• DESCRIPTION OF THE TASK
Produce word for word the lines of the data below running from the one that has "For a Binomial(n=22, p)" to the one that has "(c) Find P(X ≤ 4).", inclusive, and no others.

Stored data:
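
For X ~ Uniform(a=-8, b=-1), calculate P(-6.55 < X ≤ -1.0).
0.792857

We have X ~ Uniform(a=-8, b=-1).

To find P(-6.55 < X ≤ -1.0), we use:
P(-6.55 < X ≤ -1.0) = P(X ≤ -1.0) - P(X ≤ -6.55)
                 = F(-1.0) - F(-6.55)
                 = 1.000000 - 0.207143
                 = 0.792857

So there's approximately a 79.3% chance that X falls in this range.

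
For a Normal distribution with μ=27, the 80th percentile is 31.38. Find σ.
σ = 5.2042

For X ~ Normal(μ, σ), the p-th percentile satisfies x = μ + z_p × σ,
where z_p = Φ⁻¹(p) is the standard normal quantile.

Step 1: z_{0.8} = Φ⁻¹(0.8) = 0.8416

Step 2: Solve for σ:
31.38 = 27 + 0.8416 × σ
σ = (31.38 - 27) / 0.8416
σ = 4.38 / 0.8416
σ = 5.2042

Verification: μ + z × σ = 27 + 0.8416 × 5.2042 = 31.38 ✓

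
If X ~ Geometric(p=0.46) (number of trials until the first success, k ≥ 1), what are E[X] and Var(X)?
E[X] = 2.1739, Var(X) = 2.5520

We have X ~ Geometric(p=0.46) (number of trials until the first success, k ≥ 1).

For a Geometric distribution with p=0.46 (number of trials until the first success, k ≥ 1):

Expected value:
E[X] = 2.1739

Variance:
Var(X) = 2.5520

Standard deviation:
σ = √Var(X) = 1.5975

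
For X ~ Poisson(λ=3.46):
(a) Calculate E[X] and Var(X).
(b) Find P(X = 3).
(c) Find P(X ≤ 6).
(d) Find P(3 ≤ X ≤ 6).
(a) E[X] = 3.4600, Var(X) = 3.4600
(b) P(X = 3) = 0.216979
(c) P(X ≤ 6) = 0.937752
(d) P(3 ≤ X ≤ 6) = 0.609443

We have X ~ Poisson(λ=3.46).

(a) Moments:
E[X] = 3.4600
Var(X) = 3.4600
σ = √Var(X) = 1.8601

(b) Point probability using PMF:
P(X = 3) = 0.216979

(c) Cumulative probability using CDF:
P(X ≤ 6) = F(6) = 0.937752

(d) Range probability:
P(3 ≤ X ≤ 6) = P(X ≤ 6) - P(X ≤ 2)
                   = F(6) - F(2)
                   = 0.937752 - 0.328309
                   = 0.609443

This means approximately 60.9% of outcomes fall in the interval [3, 6].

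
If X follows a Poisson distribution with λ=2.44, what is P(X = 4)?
0.128727

We have X ~ Poisson(λ=2.44).

For a Poisson distribution, the PMF gives us the probability of each outcome.

Using the PMF formula:
P(X = 4) = 0.128727

Rounded to 4 decimal places: 0.1287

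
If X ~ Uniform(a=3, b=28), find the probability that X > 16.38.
0.464800

We have X ~ Uniform(a=3, b=28).

P(X > 16.38) = 1 - P(X ≤ 16.38)
                = 1 - F(16.38)
                = 1 - 0.535200
                = 0.464800

So there's approximately a 46.5% chance that X exceeds 16.38.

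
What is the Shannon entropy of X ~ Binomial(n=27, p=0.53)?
2.3717 nats

We have X ~ Binomial(n=27, p=0.53).

The Shannon entropy measures the uncertainty or information content of the distribution.

For a Binomial distribution with n=27, p=0.53:
H(X) = 2.3717 nats

(In bits, this would be 3.4217 bits.)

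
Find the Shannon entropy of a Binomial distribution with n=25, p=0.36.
2.2930 nats

We have X ~ Binomial(n=25, p=0.36).

The Shannon entropy measures the uncertainty or information content of the distribution.

For a Binomial distribution with n=25, p=0.36:
H(X) = 2.2930 nats

(In bits, this would be 3.3081 bits.)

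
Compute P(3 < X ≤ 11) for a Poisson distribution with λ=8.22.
0.835045

We have X ~ Poisson(λ=8.22).

To find P(3 < X ≤ 11), we use:
P(3 < X ≤ 11) = P(X ≤ 11) - P(X ≤ 3)
                 = F(11) - F(3)
                 = 0.871544 - 0.036498
                 = 0.835045

So there's approximately a 83.5% chance that X falls in this range.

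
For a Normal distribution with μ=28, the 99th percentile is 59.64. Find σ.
σ = 13.6007

For X ~ Normal(μ, σ), the p-th percentile satisfies x = μ + z_p × σ,
where z_p = Φ⁻¹(p) is the standard normal quantile.

Step 1: z_{0.99} = Φ⁻¹(0.99) = 2.3263

Step 2: Solve for σ:
59.64 = 28 + 2.3263 × σ
σ = (59.64 - 28) / 2.3263
σ = 31.64 / 2.3263
σ = 13.6007

Verification: μ + z × σ = 28 + 2.3263 × 13.6007 = 59.64 ✓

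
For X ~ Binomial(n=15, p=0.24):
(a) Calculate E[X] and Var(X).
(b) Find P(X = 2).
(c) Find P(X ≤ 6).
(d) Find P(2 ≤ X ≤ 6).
(a) E[X] = 3.6000, Var(X) = 2.7360
(b) P(X = 2) = 0.170682
(c) P(X ≤ 6) = 0.953668
(d) P(2 ≤ X ≤ 6) = 0.860154

We have X ~ Binomial(n=15, p=0.24).

(a) Moments:
E[X] = 3.6000
Var(X) = 2.7360
σ = √Var(X) = 1.6541

(b) Point probability using PMF:
P(X = 2) = 0.170682

(c) Cumulative probability using CDF:
P(X ≤ 6) = F(6) = 0.953668

(d) Range probability:
P(2 ≤ X ≤ 6) = P(X ≤ 6) - P(X ≤ 1)
                   = F(6) - F(1)
                   = 0.953668 - 0.093514
                   = 0.860154

This means approximately 86.0% of outcomes fall in the interval [2, 6].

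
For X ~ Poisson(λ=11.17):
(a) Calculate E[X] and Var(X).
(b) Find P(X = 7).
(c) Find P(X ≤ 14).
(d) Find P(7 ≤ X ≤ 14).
(a) E[X] = 11.1700, Var(X) = 11.1700
(b) P(X = 7) = 0.060656
(c) P(X ≤ 14) = 0.841392
(d) P(7 ≤ X ≤ 14) = 0.769499

We have X ~ Poisson(λ=11.17).

(a) Moments:
E[X] = 11.1700
Var(X) = 11.1700
σ = √Var(X) = 3.3422

(b) Point probability using PMF:
P(X = 7) = 0.060656

(c) Cumulative probability using CDF:
P(X ≤ 14) = F(14) = 0.841392

(d) Range probability:
P(7 ≤ X ≤ 14) = P(X ≤ 14) - P(X ≤ 6)
                   = F(14) - F(6)
                   = 0.841392 - 0.071893
                   = 0.769499

This means approximately 76.9% of outcomes fall in the interval [7, 14].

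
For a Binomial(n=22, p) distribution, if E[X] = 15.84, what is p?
p = 0.72

For a Binomial(n, p) distribution:
E[X] = n × p

Given n = 22 and E[X] = 15.84:
15.84 = 22 × p
p = 15.84 / 22 = 0.72

Verification: Binomial(22, 0.72) has E[X] = 15.84 ✓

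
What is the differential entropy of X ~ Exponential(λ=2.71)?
0.0031 nats

We have X ~ Exponential(λ=2.71).

The differential entropy measures the uncertainty or information content of the distribution.

For an Exponential distribution with λ=2.71:
h(X) = 0.0031 nats

(In bits, this would be 0.0044 bits.)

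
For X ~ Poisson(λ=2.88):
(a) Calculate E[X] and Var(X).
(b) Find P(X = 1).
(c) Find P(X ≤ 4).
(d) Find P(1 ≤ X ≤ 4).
(a) E[X] = 2.8800, Var(X) = 2.8800
(b) P(X = 1) = 0.161668
(c) P(X ≤ 4) = 0.835008
(d) P(1 ≤ X ≤ 4) = 0.778873

We have X ~ Poisson(λ=2.88).

(a) Moments:
E[X] = 2.8800
Var(X) = 2.8800
σ = √Var(X) = 1.6971

(b) Point probability using PMF:
P(X = 1) = 0.161668

(c) Cumulative probability using CDF:
P(X ≤ 4) = F(4) = 0.835008

(d) Range probability:
P(1 ≤ X ≤ 4) = P(X ≤ 4) - P(X ≤ 0)
                   = F(4) - F(0)
                   = 0.835008 - 0.056135
                   = 0.778873

This means approximately 77.9% of outcomes fall in the interval [1, 4].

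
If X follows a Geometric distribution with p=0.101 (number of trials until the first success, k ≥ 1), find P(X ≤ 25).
0.930178

We have X ~ Geometric(p=0.101) (number of trials until the first success, k ≥ 1).

The CDF gives us P(X ≤ k).

Using the CDF:
P(X ≤ 25) = 0.930178

This means there's approximately a 93.0% chance that X is at most 25.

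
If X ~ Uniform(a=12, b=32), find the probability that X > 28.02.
0.199000

We have X ~ Uniform(a=12, b=32).

P(X > 28.02) = 1 - P(X ≤ 28.02)
                = 1 - F(28.02)
                = 1 - 0.801000
                = 0.199000

So there's approximately a 19.9% chance that X exceeds 28.02.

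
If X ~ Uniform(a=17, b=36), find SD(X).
5.4848

We have X ~ Uniform(a=17, b=36).

For a Uniform distribution with a=17, b=36:
σ = √Var(X) = 5.4848

The standard deviation is the square root of the variance.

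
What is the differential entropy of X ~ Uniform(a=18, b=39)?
3.0445 nats

We have X ~ Uniform(a=18, b=39).

The differential entropy measures the uncertainty or information content of the distribution.

For a Uniform distribution with a=18, b=39:
h(X) = 3.0445 nats

(In bits, this would be 4.3923 bits.)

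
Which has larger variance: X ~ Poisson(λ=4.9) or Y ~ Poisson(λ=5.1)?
Y has larger variance (5.1000 > 4.9000)

Compute the variance for each distribution:

X ~ Poisson(λ=4.9):
Var(X) = 4.9000

Y ~ Poisson(λ=5.1):
Var(Y) = 5.1000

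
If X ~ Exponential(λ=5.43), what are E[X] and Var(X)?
E[X] = 0.1842, Var(X) = 0.0339

We have X ~ Exponential(λ=5.43).

For an Exponential distribution with λ=5.43:

Expected value:
E[X] = 0.1842

Variance:
Var(X) = 0.0339

Standard deviation:
σ = √Var(X) = 0.1842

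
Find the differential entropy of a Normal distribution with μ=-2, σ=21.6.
4.4916 nats

We have X ~ Normal(μ=-2, σ=21.6).

The differential entropy measures the uncertainty or information content of the distribution.

For a Normal distribution with μ=-2, σ=21.6:
h(X) = 4.4916 nats

(In bits, this would be 6.4801 bits.)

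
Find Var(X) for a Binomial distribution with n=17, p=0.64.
3.9168

We have X ~ Binomial(n=17, p=0.64).

For a Binomial distribution with n=17, p=0.64:
Var(X) = 3.9168

The variance measures the spread of the distribution around the mean.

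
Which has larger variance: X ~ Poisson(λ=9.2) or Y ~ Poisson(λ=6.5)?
X has larger variance (9.2000 > 6.5000)

Compute the variance for each distribution:

X ~ Poisson(λ=9.2):
Var(X) = 9.2000

Y ~ Poisson(λ=6.5):
Var(Y) = 6.5000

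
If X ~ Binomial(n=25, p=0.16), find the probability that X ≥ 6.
0.200246

We have X ~ Binomial(n=25, p=0.16).

For discrete distributions, P(X ≥ 6) = 1 - P(X ≤ 5).

P(X ≤ 5) = 0.799754
P(X ≥ 6) = 1 - 0.799754 = 0.200246

So there's approximately a 20.0% chance that X is at least 6.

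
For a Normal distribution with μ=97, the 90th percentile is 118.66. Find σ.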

• EXERCISE OUTPUT
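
For a Binomial(n=22, p) distribution, if E[X] = 15.84, what is p?
p = 0.72

For a Binomial(n, p) distribution:
E[X] = n × p

Given n = 22 and E[X] = 15.84:
15.84 = 22 × p
p = 15.84 / 22 = 0.72

Verification: Binomial(22, 0.72) has E[X] = 15.84 ✓

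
What is the differential entropy of X ~ Exponential(λ=2.71)?
0.0031 nats

We have X ~ Exponential(λ=2.71).

The differential entropy measures the uncertainty or information content of the distribution.

For an Exponential distribution with λ=2.71:
h(X) = 0.0031 nats

(In bits, this would be 0.0044 bits.)

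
For X ~ Poisson(λ=2.88):
(a) Calculate E[X] and Var(X).
(b) Find P(X = 1).
(c) Find P(X ≤ 4).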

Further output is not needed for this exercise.